Saved data entries
----

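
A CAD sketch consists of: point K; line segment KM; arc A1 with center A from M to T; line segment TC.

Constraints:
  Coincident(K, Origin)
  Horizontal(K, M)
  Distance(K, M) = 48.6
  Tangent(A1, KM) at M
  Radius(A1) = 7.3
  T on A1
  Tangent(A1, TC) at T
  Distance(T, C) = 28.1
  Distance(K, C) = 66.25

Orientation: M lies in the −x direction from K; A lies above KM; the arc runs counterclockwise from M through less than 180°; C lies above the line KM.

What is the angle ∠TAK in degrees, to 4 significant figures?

37.91°

K is at the origin; K and M share the same y with |KM| = 48.6 and M on the −x side, so M = (-48.60, 0.000). Tangency of A1 to KM means the radius AM is perpendicular to KM, so A = M + (0, 7.3) = (-48.60, 7.300). Since AT ⟂ TC (tangency), |AC| = √(7.3² + 28.1²) = 29.03 regardless of where T sits on A1. So C lies on both circle(K, 66.25) and circle(A, 29.03); the above-KM intersection is C = (-56.02, 35.37). T is the foot of the tangent from C: T = (-42.24, 10.88).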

----

Directions for this task:
Between the first line of the entries above and the line with "Orientation: M lies", both included, copy every line exactly and nothing outside that range.

Result:
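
A CAD sketch consists of: point K; line segment KM; arc A1 with center A from M to T; line segment TC.

Constraints:
  Coincident(K, Origin)
  Horizontal(K, M)
  Distance(K, M) = 48.6
  Tangent(A1, KM) at M
  Radius(A1) = 7.3
  T on A1
  Tangent(A1, TC) at T
  Distance(T, C) = 28.1
  Distance(K, C) = 66.25

Orientation: M lies in the −x direction from K; A lies above KM; the arc runs counterclockwise from M through less than 180°; C lies above the line KM.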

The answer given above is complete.